▸ **DATA TO EXAMINE**
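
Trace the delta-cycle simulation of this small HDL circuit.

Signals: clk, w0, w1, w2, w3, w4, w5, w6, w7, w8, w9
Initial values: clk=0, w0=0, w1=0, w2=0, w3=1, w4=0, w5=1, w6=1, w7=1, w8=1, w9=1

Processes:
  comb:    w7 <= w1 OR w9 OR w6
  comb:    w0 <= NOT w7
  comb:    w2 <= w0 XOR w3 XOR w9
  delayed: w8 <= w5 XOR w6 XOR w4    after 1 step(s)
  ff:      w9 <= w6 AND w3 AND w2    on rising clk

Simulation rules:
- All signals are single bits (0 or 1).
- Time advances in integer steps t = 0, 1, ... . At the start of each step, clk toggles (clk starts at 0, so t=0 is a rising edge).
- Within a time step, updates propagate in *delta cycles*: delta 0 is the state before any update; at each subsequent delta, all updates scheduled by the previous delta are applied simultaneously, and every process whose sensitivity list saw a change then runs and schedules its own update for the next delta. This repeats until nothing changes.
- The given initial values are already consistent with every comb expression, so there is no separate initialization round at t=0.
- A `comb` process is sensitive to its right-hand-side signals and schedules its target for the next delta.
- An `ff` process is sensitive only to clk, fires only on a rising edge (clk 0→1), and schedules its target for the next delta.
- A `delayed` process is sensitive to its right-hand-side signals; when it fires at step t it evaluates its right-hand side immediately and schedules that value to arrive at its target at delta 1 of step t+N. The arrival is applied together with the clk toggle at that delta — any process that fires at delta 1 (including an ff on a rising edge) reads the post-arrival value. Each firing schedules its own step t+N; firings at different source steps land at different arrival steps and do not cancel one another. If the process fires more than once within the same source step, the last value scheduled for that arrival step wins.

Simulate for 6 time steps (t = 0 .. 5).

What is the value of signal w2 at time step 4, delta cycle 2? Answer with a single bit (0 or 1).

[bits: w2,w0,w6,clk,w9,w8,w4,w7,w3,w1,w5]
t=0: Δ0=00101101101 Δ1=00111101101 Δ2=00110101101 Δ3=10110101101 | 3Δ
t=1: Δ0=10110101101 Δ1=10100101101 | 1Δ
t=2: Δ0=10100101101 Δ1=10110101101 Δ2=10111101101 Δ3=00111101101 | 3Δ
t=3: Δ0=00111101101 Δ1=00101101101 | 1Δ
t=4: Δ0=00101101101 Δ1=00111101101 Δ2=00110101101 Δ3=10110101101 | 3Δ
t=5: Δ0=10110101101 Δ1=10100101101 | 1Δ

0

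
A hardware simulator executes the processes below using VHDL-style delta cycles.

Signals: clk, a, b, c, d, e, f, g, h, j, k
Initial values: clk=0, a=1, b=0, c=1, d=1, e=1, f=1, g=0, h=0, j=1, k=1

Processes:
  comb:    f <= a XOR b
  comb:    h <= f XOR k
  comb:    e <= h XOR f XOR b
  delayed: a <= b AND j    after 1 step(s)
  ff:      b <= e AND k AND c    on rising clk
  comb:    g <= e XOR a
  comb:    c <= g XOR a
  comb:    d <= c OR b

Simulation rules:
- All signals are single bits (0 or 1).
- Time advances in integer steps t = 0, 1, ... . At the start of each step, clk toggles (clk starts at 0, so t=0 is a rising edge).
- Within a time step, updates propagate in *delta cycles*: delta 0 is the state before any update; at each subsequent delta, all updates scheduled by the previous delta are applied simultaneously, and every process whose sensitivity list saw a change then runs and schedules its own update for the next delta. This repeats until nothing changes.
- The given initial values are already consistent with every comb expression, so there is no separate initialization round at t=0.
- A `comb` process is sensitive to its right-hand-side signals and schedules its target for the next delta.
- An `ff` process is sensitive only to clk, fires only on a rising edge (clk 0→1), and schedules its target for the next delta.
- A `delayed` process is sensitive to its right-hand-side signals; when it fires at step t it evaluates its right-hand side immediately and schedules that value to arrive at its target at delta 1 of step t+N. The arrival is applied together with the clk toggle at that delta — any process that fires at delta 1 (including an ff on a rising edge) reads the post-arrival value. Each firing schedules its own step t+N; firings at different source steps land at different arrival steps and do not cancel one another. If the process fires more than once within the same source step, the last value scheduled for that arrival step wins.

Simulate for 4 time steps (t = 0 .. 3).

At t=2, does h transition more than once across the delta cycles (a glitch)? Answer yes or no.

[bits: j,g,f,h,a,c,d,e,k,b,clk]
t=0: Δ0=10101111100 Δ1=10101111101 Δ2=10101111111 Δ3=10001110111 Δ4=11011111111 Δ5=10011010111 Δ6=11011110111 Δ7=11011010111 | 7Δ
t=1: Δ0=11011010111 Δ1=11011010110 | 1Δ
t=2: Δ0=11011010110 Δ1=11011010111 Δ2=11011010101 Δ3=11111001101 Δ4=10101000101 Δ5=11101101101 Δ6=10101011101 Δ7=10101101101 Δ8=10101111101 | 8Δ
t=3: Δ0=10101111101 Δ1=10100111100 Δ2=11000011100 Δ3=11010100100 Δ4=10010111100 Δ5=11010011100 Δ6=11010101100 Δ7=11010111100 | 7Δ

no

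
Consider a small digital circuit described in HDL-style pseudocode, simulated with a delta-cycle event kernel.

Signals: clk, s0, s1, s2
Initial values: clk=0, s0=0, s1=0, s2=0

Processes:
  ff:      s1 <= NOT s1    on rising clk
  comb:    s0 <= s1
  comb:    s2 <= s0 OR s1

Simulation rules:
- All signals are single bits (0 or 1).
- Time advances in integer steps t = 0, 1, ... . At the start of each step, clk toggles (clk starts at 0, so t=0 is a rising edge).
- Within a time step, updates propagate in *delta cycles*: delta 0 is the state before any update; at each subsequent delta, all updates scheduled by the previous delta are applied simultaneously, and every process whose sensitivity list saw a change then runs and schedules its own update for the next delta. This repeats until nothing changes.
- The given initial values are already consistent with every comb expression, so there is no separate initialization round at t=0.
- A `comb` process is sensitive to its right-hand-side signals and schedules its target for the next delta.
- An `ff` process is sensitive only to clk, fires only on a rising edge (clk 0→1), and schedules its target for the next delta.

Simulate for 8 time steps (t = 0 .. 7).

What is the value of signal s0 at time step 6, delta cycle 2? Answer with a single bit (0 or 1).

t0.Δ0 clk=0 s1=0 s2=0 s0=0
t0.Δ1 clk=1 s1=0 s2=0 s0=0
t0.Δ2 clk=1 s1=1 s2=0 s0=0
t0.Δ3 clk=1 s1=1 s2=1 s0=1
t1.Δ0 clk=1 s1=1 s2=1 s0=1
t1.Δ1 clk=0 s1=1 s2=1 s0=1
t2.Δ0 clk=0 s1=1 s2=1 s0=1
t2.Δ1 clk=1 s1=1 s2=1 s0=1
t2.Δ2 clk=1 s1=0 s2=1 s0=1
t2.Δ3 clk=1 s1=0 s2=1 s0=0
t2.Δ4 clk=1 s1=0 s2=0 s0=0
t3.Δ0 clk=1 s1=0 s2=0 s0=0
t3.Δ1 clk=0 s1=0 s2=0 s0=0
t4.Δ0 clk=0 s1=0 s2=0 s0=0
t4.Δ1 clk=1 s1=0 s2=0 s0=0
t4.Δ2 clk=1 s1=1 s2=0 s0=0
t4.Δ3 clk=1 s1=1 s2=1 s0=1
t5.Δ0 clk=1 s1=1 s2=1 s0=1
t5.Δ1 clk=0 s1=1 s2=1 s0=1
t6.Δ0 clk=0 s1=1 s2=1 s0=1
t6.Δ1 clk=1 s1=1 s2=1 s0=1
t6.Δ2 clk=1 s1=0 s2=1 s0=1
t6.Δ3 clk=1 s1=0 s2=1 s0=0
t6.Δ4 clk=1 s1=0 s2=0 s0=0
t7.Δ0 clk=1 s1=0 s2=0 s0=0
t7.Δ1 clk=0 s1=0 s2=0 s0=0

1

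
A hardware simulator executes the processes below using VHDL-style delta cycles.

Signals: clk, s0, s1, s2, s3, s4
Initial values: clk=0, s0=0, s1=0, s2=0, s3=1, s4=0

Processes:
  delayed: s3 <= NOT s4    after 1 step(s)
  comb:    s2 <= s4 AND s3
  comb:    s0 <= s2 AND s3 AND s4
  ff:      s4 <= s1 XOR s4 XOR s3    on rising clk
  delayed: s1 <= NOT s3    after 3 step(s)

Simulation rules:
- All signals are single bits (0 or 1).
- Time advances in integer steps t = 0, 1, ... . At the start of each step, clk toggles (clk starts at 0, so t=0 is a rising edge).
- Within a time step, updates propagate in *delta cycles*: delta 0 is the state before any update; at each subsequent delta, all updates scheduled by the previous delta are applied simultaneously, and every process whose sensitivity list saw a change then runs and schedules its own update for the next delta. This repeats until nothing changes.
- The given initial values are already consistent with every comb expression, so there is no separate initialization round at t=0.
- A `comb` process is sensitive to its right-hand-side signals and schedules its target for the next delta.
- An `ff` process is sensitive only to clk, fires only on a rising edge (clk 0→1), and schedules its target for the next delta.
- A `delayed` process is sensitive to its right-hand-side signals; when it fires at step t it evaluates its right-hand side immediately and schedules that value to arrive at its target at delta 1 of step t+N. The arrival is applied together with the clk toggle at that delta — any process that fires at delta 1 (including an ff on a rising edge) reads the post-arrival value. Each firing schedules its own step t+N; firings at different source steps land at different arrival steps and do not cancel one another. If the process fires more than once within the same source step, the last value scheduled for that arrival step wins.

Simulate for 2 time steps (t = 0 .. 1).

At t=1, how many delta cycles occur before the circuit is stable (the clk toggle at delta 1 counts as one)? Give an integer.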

▸ **EXERCISE BRIEF**
Start at the line containing "Simulate for 2 time steps (t = 0 .. 1).". Repeat it and each line after it, word for word, to the end of the records.

▸ **ANSWER FOR THE TASK**
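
Simulate for 2 time steps (t = 0 .. 1).

At t=1, how many delta cycles occur before the circuit is stable (the clk toggle at delta 1 counts as one)? Give an integer.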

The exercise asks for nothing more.